Task goal
Please return, with no alterations, the lines below from the very first through the one that contains "earthworms (8.1 kJ, handling".

(Records excerpted from a collection)

-------------------------

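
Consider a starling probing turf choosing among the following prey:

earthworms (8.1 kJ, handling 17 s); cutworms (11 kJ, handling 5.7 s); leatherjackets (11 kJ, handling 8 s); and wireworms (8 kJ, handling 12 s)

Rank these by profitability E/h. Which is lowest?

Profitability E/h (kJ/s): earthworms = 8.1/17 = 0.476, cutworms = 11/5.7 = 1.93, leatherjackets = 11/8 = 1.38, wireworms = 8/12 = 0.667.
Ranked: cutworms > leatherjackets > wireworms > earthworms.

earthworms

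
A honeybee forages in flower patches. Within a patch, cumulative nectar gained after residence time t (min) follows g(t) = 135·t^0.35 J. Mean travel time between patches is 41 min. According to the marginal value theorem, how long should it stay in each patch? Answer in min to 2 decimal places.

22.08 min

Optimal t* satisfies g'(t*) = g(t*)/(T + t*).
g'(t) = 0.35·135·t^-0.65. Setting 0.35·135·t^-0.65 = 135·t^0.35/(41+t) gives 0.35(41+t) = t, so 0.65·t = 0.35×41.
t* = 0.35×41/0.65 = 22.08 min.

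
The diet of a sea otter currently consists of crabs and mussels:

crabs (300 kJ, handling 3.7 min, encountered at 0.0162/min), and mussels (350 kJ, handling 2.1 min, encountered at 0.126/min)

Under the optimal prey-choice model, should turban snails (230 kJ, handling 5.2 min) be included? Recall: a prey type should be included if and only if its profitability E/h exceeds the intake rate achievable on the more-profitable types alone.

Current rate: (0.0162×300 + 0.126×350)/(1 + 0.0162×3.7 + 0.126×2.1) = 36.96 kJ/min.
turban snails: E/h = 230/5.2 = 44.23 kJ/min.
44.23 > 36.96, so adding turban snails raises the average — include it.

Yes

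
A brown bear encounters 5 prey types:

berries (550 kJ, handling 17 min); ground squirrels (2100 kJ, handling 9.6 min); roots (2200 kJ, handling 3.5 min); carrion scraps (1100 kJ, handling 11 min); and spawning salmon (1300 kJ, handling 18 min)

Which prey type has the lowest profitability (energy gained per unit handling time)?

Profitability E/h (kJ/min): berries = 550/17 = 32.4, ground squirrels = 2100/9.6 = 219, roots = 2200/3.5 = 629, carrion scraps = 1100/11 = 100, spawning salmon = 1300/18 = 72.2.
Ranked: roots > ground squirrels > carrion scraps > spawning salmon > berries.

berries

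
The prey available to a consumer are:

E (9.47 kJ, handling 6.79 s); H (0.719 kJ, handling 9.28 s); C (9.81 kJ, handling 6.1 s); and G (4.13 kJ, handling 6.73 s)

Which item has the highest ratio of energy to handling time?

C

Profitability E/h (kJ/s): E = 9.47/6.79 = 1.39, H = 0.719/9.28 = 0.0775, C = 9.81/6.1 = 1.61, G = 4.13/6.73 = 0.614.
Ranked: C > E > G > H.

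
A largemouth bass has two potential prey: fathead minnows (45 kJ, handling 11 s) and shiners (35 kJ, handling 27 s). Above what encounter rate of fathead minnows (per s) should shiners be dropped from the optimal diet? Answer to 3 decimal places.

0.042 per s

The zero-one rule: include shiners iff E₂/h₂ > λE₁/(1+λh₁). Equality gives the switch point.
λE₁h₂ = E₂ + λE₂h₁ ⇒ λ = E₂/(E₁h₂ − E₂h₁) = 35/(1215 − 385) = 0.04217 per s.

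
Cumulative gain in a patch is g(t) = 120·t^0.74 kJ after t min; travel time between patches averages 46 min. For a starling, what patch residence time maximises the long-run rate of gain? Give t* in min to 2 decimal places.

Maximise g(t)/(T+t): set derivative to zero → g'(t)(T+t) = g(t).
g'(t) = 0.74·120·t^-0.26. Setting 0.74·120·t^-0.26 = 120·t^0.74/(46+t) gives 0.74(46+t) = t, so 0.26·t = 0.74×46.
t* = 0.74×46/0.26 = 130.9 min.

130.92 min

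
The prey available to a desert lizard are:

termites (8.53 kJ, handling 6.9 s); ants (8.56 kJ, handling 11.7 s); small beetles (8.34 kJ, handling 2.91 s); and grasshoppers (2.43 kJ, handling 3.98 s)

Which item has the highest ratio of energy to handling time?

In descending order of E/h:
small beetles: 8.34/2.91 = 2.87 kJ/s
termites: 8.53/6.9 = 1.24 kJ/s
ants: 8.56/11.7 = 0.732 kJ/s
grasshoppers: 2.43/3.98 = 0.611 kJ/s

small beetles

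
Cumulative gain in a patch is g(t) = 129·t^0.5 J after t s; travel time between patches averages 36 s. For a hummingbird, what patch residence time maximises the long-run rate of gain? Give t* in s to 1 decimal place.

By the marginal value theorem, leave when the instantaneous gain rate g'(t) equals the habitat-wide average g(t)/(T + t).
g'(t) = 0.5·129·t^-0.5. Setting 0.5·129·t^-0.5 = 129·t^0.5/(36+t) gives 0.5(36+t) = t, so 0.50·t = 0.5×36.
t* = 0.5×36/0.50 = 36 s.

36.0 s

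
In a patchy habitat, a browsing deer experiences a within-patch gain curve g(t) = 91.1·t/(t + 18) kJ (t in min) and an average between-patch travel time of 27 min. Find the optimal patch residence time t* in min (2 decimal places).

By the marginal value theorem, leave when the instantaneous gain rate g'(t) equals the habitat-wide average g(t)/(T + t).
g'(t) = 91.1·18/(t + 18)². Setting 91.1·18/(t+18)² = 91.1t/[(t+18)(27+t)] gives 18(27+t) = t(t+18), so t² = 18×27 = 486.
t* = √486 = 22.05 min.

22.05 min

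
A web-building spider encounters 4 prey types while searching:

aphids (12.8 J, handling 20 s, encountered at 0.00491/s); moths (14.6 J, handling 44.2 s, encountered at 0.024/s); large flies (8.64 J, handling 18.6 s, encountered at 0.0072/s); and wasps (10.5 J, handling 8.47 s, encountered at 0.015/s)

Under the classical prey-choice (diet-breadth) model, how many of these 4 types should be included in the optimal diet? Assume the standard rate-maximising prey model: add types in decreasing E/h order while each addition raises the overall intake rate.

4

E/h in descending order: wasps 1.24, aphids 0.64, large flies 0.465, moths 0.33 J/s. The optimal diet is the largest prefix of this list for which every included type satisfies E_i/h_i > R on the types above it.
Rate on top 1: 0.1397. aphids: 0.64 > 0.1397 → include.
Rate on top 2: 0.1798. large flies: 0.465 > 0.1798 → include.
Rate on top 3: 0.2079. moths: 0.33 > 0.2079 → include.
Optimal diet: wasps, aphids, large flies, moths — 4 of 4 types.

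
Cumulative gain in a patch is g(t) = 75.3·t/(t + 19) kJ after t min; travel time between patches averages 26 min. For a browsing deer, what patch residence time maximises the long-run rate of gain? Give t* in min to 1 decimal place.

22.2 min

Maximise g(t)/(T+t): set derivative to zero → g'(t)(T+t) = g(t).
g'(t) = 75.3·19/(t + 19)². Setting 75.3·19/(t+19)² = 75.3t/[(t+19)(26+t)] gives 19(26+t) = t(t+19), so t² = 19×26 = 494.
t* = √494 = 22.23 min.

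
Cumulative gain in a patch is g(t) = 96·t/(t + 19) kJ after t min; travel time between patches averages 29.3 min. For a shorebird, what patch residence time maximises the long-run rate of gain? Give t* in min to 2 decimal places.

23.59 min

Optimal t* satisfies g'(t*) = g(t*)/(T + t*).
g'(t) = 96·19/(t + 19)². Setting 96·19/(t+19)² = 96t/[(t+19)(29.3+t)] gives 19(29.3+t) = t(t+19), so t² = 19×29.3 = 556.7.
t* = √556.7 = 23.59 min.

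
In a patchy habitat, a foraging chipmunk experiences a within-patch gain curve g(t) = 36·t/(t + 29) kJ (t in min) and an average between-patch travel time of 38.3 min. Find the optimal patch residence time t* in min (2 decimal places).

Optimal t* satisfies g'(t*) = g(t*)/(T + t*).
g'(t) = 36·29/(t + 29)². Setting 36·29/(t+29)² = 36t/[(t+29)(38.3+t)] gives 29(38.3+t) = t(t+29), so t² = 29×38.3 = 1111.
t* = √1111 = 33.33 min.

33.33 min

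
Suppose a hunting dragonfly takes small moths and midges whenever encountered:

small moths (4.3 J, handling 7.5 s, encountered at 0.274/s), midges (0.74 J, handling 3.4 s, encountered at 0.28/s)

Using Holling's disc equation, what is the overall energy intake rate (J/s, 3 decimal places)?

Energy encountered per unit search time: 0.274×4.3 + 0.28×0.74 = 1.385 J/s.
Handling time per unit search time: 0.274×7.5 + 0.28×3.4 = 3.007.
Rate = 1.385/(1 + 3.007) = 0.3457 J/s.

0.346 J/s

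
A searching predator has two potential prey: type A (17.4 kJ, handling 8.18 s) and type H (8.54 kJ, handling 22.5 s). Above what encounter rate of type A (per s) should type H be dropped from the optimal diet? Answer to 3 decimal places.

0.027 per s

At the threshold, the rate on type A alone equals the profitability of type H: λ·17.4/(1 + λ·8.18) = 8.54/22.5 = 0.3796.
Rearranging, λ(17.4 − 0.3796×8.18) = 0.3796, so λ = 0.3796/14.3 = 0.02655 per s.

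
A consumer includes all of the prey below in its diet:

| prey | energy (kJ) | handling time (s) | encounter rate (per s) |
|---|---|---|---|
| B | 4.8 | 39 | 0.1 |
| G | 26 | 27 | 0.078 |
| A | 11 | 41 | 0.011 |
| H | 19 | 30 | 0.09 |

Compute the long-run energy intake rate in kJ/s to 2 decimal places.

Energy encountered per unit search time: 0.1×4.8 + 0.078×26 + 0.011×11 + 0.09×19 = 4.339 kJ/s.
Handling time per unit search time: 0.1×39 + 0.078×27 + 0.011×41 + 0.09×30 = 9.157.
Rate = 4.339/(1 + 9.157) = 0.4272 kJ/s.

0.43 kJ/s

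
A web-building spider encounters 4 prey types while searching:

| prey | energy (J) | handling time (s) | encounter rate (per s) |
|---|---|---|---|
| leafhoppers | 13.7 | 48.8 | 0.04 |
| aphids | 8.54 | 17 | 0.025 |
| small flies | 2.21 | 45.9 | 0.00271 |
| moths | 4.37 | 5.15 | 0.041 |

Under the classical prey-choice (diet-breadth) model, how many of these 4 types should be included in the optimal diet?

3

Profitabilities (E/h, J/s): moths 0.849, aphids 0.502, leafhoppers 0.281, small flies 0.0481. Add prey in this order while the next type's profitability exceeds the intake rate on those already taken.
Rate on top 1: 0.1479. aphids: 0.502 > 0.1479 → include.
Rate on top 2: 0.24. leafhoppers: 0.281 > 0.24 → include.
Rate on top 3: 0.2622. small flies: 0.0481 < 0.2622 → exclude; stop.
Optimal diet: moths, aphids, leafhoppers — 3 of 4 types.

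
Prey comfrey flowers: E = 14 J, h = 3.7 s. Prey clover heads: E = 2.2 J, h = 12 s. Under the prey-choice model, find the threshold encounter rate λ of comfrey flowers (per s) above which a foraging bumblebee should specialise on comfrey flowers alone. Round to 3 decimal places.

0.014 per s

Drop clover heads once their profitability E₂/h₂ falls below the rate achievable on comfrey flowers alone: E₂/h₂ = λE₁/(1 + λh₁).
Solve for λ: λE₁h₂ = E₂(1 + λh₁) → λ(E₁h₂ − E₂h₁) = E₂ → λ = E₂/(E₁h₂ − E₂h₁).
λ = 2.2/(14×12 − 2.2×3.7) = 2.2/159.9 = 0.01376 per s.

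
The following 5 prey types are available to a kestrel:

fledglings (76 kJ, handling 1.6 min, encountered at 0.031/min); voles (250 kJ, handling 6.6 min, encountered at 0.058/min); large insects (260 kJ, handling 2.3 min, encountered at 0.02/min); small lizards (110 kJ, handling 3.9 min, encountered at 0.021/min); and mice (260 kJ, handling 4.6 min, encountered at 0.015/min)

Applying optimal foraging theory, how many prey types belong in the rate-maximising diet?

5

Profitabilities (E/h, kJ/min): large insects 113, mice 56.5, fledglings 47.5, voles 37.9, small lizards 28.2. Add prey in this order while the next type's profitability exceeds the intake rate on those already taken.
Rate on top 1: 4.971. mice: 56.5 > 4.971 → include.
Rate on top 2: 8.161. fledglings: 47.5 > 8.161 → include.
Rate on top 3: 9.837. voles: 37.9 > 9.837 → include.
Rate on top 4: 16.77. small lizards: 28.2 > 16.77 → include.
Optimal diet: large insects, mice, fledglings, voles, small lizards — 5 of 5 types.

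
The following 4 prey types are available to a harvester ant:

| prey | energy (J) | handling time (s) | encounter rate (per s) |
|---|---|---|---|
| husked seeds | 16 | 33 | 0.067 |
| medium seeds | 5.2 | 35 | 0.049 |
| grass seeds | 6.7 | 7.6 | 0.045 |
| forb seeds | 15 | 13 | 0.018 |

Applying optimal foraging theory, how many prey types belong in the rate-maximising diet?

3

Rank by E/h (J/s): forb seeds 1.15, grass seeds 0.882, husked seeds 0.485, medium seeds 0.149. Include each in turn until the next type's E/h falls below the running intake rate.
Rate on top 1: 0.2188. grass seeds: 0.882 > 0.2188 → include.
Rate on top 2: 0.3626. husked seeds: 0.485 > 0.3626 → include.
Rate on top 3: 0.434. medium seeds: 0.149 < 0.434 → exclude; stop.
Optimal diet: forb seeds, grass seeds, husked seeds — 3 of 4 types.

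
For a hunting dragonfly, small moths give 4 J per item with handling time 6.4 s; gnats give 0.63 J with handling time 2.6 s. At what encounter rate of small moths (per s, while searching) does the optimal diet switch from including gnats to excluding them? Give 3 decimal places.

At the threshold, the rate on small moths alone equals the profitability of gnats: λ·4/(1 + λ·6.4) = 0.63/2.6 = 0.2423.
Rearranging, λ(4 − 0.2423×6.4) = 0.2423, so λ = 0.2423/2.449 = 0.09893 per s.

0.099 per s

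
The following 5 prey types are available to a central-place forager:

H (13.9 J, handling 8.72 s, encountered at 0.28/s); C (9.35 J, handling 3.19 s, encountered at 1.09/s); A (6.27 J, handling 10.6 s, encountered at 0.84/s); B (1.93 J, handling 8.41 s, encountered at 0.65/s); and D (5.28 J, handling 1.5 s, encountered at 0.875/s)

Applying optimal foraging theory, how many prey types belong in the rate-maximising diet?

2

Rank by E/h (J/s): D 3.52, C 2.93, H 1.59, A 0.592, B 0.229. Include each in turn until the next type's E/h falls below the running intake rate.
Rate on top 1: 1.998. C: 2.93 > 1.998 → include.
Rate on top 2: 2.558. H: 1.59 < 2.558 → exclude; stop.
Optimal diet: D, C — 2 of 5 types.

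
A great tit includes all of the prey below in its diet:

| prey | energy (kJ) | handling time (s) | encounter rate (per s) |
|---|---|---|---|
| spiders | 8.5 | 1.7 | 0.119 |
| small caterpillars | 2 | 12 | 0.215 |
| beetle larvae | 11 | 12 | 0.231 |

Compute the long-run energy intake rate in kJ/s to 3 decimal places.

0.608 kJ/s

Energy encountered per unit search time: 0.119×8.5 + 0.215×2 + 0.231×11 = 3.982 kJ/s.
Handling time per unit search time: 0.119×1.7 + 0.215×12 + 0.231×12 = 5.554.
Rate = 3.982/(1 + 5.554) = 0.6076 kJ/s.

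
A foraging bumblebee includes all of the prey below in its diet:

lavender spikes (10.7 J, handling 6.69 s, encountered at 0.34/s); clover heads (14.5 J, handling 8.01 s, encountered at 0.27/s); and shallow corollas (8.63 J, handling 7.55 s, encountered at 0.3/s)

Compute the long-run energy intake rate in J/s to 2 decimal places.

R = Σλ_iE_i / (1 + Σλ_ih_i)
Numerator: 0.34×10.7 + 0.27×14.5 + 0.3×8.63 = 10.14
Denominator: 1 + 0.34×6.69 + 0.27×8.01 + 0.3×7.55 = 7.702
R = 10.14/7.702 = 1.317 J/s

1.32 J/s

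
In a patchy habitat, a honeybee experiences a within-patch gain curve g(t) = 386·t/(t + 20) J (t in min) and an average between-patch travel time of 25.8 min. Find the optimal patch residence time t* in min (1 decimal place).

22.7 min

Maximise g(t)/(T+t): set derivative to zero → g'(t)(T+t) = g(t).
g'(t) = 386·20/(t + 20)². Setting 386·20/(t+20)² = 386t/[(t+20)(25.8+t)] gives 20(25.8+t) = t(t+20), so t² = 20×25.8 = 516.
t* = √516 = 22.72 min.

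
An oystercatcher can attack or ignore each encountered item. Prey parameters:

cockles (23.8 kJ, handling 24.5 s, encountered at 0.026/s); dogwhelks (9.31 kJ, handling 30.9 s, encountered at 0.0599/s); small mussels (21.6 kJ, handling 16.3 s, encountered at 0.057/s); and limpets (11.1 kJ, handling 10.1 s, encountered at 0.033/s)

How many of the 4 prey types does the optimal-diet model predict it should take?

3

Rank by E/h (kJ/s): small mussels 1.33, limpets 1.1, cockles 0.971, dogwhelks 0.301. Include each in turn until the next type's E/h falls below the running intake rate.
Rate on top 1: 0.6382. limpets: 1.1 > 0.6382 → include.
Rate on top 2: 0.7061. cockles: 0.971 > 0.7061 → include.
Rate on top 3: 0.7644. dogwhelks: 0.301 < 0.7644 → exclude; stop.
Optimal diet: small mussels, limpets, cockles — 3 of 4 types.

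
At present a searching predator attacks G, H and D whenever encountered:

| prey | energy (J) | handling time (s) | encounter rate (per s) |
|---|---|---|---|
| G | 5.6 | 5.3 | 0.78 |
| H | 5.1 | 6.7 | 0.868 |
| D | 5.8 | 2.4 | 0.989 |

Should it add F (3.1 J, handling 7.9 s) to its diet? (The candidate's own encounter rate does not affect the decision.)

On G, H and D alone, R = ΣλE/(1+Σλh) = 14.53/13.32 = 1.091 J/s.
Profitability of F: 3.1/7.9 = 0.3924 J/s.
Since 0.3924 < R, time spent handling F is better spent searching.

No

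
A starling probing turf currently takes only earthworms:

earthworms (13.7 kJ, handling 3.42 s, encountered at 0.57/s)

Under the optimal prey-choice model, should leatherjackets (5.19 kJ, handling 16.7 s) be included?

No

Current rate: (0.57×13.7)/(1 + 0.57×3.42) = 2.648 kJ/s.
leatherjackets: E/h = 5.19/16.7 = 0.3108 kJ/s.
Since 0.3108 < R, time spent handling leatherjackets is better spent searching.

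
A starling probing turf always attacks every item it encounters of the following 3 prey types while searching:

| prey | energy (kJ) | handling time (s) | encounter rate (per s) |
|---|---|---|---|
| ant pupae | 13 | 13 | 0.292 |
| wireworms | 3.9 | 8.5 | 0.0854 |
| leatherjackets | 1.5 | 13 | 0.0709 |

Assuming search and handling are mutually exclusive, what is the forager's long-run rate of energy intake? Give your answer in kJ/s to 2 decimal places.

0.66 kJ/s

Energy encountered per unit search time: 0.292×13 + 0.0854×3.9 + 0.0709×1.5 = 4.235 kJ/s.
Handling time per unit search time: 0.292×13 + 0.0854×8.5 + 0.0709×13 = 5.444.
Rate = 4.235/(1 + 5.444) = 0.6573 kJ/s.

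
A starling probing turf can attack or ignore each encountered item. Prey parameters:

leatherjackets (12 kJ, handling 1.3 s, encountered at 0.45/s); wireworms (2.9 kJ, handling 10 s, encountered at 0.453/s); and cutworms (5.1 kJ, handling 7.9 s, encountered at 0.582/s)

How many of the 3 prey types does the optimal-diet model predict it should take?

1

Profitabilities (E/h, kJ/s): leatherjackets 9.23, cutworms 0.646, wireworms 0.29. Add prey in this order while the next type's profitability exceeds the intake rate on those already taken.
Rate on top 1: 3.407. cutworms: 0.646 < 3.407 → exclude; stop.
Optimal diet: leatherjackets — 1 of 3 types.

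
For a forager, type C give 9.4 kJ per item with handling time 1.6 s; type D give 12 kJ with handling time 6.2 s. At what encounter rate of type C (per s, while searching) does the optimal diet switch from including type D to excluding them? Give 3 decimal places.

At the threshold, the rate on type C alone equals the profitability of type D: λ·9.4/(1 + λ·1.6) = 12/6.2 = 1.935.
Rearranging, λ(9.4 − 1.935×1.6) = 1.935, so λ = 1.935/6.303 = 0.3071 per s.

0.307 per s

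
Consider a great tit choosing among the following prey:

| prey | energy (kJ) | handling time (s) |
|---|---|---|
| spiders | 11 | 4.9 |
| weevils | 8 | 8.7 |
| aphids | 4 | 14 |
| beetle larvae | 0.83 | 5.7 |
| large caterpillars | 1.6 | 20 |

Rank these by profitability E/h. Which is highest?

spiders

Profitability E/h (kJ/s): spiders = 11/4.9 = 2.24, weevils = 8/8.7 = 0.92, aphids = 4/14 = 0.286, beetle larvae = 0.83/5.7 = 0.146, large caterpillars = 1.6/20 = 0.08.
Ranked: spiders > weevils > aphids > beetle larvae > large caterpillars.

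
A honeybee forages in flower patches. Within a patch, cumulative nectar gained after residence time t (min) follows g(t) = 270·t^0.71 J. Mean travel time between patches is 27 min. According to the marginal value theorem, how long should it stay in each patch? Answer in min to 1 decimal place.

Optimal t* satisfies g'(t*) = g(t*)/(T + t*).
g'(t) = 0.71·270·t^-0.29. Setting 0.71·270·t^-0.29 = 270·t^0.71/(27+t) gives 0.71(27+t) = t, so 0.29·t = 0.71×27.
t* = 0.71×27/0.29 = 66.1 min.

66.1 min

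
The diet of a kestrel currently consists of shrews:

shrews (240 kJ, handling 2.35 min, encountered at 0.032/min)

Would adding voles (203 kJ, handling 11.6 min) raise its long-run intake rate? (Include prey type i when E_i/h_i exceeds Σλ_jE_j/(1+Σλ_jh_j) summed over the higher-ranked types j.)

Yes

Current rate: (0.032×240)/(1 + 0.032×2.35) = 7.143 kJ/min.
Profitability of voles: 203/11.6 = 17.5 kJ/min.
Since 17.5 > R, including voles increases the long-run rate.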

-------------------------

Output below
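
Consider a starling probing turf choosing among the following prey:

earthworms (8.1 kJ, handling 17 s); cutworms (11 kJ, handling 5.7 s); leatherjackets (11 kJ, handling 8 s); and wireworms (8 kJ, handling 12 s)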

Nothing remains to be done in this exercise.